─── MATERIAL TO PROCESS

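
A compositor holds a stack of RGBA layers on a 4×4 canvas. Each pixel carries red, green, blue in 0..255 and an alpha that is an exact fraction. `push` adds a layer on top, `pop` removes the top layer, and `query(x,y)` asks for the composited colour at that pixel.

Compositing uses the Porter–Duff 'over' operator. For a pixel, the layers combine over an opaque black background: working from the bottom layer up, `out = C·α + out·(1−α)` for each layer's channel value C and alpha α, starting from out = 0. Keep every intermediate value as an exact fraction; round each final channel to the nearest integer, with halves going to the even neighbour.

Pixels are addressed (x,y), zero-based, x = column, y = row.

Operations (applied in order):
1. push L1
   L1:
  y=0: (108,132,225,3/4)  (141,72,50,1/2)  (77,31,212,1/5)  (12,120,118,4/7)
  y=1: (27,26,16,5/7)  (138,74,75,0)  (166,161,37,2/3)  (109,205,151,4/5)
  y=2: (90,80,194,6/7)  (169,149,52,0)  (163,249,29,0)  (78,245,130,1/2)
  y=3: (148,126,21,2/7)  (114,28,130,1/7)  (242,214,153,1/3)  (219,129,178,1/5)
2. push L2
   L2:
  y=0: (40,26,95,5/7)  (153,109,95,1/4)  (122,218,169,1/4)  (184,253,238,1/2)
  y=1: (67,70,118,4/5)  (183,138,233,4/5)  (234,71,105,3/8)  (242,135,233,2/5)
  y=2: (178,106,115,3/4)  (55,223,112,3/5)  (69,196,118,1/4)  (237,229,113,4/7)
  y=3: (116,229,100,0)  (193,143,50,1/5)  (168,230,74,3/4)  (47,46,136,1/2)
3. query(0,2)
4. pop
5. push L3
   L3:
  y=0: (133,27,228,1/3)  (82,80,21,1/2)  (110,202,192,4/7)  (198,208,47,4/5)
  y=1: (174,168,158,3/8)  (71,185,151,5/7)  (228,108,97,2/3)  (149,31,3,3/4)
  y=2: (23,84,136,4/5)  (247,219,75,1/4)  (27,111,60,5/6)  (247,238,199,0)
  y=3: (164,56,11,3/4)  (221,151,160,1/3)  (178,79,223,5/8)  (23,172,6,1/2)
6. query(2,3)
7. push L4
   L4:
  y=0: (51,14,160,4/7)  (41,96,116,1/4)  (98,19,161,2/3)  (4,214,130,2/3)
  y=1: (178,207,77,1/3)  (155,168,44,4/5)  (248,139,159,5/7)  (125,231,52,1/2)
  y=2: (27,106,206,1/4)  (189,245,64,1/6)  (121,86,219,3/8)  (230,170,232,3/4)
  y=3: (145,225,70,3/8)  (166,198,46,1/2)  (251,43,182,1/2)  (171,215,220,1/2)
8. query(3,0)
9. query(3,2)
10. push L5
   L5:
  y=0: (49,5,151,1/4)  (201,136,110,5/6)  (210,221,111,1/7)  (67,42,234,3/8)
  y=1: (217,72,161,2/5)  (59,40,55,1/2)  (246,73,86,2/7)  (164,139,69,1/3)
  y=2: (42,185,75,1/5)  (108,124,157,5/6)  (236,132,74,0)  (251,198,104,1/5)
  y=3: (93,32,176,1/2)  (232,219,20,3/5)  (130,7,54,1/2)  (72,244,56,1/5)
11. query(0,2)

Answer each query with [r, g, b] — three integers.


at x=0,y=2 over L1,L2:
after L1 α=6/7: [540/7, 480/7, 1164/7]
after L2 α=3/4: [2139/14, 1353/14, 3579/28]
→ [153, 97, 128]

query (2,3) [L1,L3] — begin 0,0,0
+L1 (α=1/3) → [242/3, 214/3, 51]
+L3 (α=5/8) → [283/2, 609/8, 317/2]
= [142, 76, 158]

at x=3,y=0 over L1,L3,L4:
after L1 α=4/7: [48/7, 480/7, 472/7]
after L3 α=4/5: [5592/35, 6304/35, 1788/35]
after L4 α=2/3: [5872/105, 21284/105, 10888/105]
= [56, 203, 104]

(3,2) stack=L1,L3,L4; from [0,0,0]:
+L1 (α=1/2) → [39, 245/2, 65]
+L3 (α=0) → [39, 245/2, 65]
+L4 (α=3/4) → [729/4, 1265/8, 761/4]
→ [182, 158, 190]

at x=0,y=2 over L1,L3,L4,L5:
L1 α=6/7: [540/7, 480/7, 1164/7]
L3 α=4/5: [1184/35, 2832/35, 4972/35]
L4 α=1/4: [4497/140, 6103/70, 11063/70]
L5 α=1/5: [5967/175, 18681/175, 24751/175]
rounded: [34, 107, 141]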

──────
─── MATERIAL TO PROCESS

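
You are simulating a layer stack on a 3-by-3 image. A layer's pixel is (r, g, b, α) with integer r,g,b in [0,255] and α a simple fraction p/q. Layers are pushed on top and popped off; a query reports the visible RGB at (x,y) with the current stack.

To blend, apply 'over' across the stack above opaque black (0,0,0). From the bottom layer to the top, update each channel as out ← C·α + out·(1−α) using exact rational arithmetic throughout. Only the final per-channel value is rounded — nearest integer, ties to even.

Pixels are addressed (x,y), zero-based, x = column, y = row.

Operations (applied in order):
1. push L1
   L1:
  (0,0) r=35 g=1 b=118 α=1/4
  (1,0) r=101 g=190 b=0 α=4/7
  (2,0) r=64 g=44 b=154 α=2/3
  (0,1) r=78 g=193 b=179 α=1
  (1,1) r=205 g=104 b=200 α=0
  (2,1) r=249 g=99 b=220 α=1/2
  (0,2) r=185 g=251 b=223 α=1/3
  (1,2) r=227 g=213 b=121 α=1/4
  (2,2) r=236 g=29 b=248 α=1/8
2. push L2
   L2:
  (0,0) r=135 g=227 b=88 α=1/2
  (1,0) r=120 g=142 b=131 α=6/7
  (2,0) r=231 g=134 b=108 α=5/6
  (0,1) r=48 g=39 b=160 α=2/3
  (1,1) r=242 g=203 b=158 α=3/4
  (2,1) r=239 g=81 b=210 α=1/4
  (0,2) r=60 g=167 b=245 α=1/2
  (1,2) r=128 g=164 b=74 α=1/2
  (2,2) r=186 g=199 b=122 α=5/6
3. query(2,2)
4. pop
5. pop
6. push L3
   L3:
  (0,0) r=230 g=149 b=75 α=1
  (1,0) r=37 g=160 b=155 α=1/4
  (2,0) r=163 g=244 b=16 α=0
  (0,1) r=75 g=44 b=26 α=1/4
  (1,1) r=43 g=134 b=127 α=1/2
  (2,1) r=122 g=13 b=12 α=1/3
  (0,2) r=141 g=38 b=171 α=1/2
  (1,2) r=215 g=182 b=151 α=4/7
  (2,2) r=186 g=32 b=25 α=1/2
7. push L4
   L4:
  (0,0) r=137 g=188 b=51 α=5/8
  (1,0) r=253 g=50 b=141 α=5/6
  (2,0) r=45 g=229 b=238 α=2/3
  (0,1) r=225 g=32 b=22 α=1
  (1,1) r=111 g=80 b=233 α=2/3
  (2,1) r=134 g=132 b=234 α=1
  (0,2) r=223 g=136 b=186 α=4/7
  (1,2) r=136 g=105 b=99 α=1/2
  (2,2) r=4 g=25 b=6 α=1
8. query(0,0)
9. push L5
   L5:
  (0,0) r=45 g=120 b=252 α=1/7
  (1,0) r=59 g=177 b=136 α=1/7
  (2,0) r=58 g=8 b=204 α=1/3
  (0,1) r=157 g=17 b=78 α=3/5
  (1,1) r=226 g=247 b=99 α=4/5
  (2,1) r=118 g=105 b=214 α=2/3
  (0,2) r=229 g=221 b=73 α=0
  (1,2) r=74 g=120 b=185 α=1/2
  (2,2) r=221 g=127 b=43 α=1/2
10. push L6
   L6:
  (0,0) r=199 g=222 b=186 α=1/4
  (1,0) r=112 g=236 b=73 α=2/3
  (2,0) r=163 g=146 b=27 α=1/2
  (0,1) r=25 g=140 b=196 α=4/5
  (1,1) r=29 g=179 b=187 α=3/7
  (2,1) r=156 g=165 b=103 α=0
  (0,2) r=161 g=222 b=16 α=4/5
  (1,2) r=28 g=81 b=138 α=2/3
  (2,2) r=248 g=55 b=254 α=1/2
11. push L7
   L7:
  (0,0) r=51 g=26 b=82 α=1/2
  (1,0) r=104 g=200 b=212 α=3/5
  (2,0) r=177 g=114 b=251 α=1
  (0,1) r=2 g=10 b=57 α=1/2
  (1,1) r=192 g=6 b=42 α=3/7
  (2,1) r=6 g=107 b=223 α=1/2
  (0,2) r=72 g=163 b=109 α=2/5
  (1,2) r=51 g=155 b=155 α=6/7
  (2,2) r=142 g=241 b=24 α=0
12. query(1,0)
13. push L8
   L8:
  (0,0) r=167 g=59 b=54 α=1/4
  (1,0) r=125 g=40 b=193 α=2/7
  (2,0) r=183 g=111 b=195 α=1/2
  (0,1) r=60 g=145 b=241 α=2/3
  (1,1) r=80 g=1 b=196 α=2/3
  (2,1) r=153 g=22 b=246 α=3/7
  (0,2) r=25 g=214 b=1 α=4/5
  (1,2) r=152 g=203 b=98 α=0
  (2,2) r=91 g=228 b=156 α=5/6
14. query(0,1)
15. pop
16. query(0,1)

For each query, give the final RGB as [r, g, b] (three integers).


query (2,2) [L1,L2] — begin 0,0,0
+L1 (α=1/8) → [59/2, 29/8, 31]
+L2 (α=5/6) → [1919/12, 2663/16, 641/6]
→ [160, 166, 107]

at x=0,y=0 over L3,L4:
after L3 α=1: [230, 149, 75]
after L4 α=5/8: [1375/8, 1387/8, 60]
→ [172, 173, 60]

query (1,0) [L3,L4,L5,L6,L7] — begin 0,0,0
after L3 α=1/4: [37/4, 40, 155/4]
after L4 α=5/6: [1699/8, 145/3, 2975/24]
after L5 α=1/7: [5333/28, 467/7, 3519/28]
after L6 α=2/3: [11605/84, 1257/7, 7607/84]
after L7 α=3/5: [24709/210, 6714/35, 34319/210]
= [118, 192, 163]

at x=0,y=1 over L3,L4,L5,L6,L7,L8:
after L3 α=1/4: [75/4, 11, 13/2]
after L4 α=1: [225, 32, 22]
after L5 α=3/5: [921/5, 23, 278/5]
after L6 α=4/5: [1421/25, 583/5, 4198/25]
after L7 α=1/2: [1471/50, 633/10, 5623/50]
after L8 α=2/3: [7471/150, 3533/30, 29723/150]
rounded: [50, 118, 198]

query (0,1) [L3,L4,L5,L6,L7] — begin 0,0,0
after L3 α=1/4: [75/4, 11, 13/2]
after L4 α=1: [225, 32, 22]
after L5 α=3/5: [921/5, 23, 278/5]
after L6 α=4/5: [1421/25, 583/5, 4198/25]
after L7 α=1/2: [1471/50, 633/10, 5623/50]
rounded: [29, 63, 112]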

──────

### EXERCISE BRIEF
Look through the material above and print exactly the lines from the one containing "(0,1) r=75 g=44 b=26 α=1/4" to the one containing "(0,1) r=157 g=17 b=78 α=3/5", both included, and nothing more.

### SOLUTION FOR THIS TASK
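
  (0,1) r=75 g=44 b=26 α=1/4
  (1,1) r=43 g=134 b=127 α=1/2
  (2,1) r=122 g=13 b=12 α=1/3
  (0,2) r=141 g=38 b=171 α=1/2
  (1,2) r=215 g=182 b=151 α=4/7
  (2,2) r=186 g=32 b=25 α=1/2
7. push L4
   L4:
  (0,0) r=137 g=188 b=51 α=5/8
  (1,0) r=253 g=50 b=141 α=5/6
  (2,0) r=45 g=229 b=238 α=2/3
  (0,1) r=225 g=32 b=22 α=1
  (1,1) r=111 g=80 b=233 α=2/3
  (2,1) r=134 g=132 b=234 α=1
  (0,2) r=223 g=136 b=186 α=4/7
  (1,2) r=136 g=105 b=99 α=1/2
  (2,2) r=4 g=25 b=6 α=1
8. query(0,0)
9. push L5
   L5:
  (0,0) r=45 g=120 b=252 α=1/7
  (1,0) r=59 g=177 b=136 α=1/7
  (2,0) r=58 g=8 b=204 α=1/3
  (0,1) r=157 g=17 b=78 α=3/5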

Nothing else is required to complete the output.